Required work: Your answer is a copy of every line in the records where "graph" appears.

—————

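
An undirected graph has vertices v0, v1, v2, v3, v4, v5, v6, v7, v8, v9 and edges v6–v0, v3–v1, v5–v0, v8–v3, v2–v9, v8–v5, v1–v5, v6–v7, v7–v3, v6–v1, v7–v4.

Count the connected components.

2

From v0: component {v0, v1, v3, v4, v5, v6, v7, v8}.
From v2: component {v2, v9}.
That's 2 components.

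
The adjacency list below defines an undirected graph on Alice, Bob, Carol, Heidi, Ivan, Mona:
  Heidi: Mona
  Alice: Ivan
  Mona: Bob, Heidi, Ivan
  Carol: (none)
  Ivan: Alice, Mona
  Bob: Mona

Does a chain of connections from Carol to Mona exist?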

—————

Exercise output:
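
An undirected graph has vertices v0, v1, v2, v3, v4, v5, v6, v7, v8, v9 and edges v6–v0, v3–v1, v5–v0, v8–v3, v2–v9, v8–v5, v1–v5, v6–v7, v7–v3, v6–v1, v7–v4.
The adjacency list below defines an undirected graph on Alice, Bob, Carol, Heidi, Ivan, Mona: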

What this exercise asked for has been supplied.